REQUIRED WORK |
All of the data below is to be printed again exactly.

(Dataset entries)
----------------
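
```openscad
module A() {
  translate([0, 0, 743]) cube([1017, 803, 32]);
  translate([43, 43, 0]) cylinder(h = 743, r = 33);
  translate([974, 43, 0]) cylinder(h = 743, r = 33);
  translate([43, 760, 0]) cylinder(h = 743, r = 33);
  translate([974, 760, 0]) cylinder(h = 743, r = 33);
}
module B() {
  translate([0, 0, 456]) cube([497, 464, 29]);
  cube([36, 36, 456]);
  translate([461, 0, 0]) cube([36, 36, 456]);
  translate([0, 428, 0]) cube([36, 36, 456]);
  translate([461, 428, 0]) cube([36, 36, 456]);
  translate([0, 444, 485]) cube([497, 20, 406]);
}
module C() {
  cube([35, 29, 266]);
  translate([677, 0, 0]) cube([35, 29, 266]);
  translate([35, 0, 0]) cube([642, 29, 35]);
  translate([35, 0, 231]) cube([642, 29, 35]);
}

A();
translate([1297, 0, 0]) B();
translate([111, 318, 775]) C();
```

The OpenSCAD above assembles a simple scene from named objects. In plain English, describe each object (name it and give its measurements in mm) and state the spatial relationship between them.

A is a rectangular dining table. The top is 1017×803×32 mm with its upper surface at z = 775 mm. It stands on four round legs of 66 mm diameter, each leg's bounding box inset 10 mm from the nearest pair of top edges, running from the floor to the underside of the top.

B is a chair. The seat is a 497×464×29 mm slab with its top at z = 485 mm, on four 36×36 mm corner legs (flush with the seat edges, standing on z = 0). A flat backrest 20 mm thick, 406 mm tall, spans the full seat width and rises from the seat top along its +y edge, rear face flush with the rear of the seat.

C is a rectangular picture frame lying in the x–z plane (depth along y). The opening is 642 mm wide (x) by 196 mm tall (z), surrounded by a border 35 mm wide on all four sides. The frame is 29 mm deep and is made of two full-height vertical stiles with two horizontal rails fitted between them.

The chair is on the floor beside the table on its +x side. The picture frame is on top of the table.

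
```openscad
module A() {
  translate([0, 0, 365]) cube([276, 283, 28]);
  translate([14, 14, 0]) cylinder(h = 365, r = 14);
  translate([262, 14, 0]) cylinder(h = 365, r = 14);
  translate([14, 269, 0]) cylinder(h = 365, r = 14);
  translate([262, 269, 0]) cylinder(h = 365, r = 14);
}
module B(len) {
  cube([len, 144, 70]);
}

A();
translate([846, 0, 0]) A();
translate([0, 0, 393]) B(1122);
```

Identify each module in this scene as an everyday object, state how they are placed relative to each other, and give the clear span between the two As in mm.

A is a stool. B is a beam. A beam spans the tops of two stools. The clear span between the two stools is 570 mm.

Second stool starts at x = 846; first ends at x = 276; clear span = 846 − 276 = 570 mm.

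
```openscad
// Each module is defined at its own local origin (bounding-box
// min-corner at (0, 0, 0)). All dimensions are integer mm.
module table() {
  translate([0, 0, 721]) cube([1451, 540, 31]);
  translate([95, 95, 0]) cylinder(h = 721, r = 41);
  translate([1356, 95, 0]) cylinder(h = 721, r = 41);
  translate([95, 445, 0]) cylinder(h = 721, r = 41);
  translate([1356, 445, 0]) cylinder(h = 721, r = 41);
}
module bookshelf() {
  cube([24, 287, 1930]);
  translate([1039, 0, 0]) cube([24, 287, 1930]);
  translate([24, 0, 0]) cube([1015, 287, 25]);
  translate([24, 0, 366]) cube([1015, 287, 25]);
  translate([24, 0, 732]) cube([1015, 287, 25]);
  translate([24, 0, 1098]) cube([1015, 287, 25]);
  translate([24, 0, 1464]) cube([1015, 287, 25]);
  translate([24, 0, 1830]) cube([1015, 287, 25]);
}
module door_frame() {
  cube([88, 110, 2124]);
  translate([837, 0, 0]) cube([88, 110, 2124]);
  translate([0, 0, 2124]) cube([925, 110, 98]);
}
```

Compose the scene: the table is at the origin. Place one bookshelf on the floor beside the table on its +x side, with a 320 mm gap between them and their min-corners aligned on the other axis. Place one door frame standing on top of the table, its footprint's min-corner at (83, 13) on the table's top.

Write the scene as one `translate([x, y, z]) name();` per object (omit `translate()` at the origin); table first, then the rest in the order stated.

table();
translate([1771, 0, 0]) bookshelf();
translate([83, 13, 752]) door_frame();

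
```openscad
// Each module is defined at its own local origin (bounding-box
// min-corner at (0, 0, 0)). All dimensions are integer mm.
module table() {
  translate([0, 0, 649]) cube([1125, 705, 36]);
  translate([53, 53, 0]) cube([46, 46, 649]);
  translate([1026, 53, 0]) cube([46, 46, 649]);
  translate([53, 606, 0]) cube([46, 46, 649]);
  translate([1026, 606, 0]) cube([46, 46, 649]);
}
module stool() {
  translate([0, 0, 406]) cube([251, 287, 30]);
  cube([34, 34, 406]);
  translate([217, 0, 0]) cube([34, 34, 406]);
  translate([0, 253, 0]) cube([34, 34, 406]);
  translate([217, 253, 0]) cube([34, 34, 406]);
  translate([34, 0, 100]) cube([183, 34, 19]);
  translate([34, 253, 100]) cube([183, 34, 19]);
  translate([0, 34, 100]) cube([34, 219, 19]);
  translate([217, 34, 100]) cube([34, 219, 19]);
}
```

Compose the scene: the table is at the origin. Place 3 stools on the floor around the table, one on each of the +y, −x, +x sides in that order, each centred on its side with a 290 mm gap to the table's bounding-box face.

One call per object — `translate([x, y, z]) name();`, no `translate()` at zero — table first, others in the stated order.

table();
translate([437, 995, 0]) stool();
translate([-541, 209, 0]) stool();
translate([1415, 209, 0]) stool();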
----------------
SOLUTION FOR THIS EXERCISE |
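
```openscad
module A() {
  translate([0, 0, 743]) cube([1017, 803, 32]);
  translate([43, 43, 0]) cylinder(h = 743, r = 33);
  translate([974, 43, 0]) cylinder(h = 743, r = 33);
  translate([43, 760, 0]) cylinder(h = 743, r = 33);
  translate([974, 760, 0]) cylinder(h = 743, r = 33);
}
module B() {
  translate([0, 0, 456]) cube([497, 464, 29]);
  cube([36, 36, 456]);
  translate([461, 0, 0]) cube([36, 36, 456]);
  translate([0, 428, 0]) cube([36, 36, 456]);
  translate([461, 428, 0]) cube([36, 36, 456]);
  translate([0, 444, 485]) cube([497, 20, 406]);
}
module C() {
  cube([35, 29, 266]);
  translate([677, 0, 0]) cube([35, 29, 266]);
  translate([35, 0, 0]) cube([642, 29, 35]);
  translate([35, 0, 231]) cube([642, 29, 35]);
}

A();
translate([1297, 0, 0]) B();
translate([111, 318, 775]) C();
```

The OpenSCAD above assembles a simple scene from named objects. In plain English, describe each object (name it and give its measurements in mm) and state the spatial relationship between them.

A is a rectangular dining table. The top is 1017×803×32 mm with its upper surface at z = 775 mm. It stands on four round legs of 66 mm diameter, each leg's bounding box inset 10 mm from the nearest pair of top edges, running from the floor to the underside of the top.

B is a chair. The seat is a 497×464×29 mm slab with its top at z = 485 mm, on four 36×36 mm corner legs (flush with the seat edges, standing on z = 0). A flat backrest 20 mm thick, 406 mm tall, spans the full seat width and rises from the seat top along its +y edge, rear face flush with the rear of the seat.

C is a rectangular picture frame lying in the x–z plane (depth along y). The opening is 642 mm wide (x) by 196 mm tall (z), surrounded by a border 35 mm wide on all four sides. The frame is 29 mm deep and is made of two full-height vertical stiles with two horizontal rails fitted between them.

The chair is on the floor beside the table on its +x side. The picture frame is on top of the table.

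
```openscad
module A() {
  translate([0, 0, 365]) cube([276, 283, 28]);
  translate([14, 14, 0]) cylinder(h = 365, r = 14);
  translate([262, 14, 0]) cylinder(h = 365, r = 14);
  translate([14, 269, 0]) cylinder(h = 365, r = 14);
  translate([262, 269, 0]) cylinder(h = 365, r = 14);
}
module B(len) {
  cube([len, 144, 70]);
}

A();
translate([846, 0, 0]) A();
translate([0, 0, 393]) B(1122);
```

Identify each module in this scene as an everyday object, state how they are placed relative to each other, and give the clear span between the two As in mm.

A is a stool. B is a beam. A beam spans the tops of two stools. The clear span between the two stools is 570 mm.

Second stool starts at x = 846; first ends at x = 276; clear span = 846 − 276 = 570 mm.

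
```openscad
// Each module is defined at its own local origin (bounding-box
// min-corner at (0, 0, 0)). All dimensions are integer mm.
module table() {
  translate([0, 0, 721]) cube([1451, 540, 31]);
  translate([95, 95, 0]) cylinder(h = 721, r = 41);
  translate([1356, 95, 0]) cylinder(h = 721, r = 41);
  translate([95, 445, 0]) cylinder(h = 721, r = 41);
  translate([1356, 445, 0]) cylinder(h = 721, r = 41);
}
module bookshelf() {
  cube([24, 287, 1930]);
  translate([1039, 0, 0]) cube([24, 287, 1930]);
  translate([24, 0, 0]) cube([1015, 287, 25]);
  translate([24, 0, 366]) cube([1015, 287, 25]);
  translate([24, 0, 732]) cube([1015, 287, 25]);
  translate([24, 0, 1098]) cube([1015, 287, 25]);
  translate([24, 0, 1464]) cube([1015, 287, 25]);
  translate([24, 0, 1830]) cube([1015, 287, 25]);
}
module door_frame() {
  cube([88, 110, 2124]);
  translate([837, 0, 0]) cube([88, 110, 2124]);
  translate([0, 0, 2124]) cube([925, 110, 98]);
}
```

Compose the scene: the table is at the origin. Place one bookshelf on the floor beside the table on its +x side, with a 320 mm gap between them and their min-corners aligned on the other axis. Place one door frame standing on top of the table, its footprint's min-corner at (83, 13) on the table's top.

Write the scene as one `translate([x, y, z]) name();` per object (omit `translate()` at the origin); table first, then the rest in the order stated.

table();
translate([1771, 0, 0]) bookshelf();
translate([83, 13, 752]) door_frame();

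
```openscad
// Each module is defined at its own local origin (bounding-box
// min-corner at (0, 0, 0)). All dimensions are integer mm.
module table() {
  translate([0, 0, 649]) cube([1125, 705, 36]);
  translate([53, 53, 0]) cube([46, 46, 649]);
  translate([1026, 53, 0]) cube([46, 46, 649]);
  translate([53, 606, 0]) cube([46, 46, 649]);
  translate([1026, 606, 0]) cube([46, 46, 649]);
}
module stool() {
  translate([0, 0, 406]) cube([251, 287, 30]);
  cube([34, 34, 406]);
  translate([217, 0, 0]) cube([34, 34, 406]);
  translate([0, 253, 0]) cube([34, 34, 406]);
  translate([217, 253, 0]) cube([34, 34, 406]);
  translate([34, 0, 100]) cube([183, 34, 19]);
  translate([34, 253, 100]) cube([183, 34, 19]);
  translate([0, 34, 100]) cube([34, 219, 19]);
  translate([217, 34, 100]) cube([34, 219, 19]);
}
```

Compose the scene: the table is at the origin. Place 3 stools on the floor around the table, one on each of the +y, −x, +x sides in that order, each centred on its side with a 290 mm gap to the table's bounding-box face.

One call per object — `translate([x, y, z]) name();`, no `translate()` at zero — table first, others in the stated order.

table();
translate([437, 995, 0]) stool();
translate([-541, 209, 0]) stool();
translate([1415, 209, 0]) stool();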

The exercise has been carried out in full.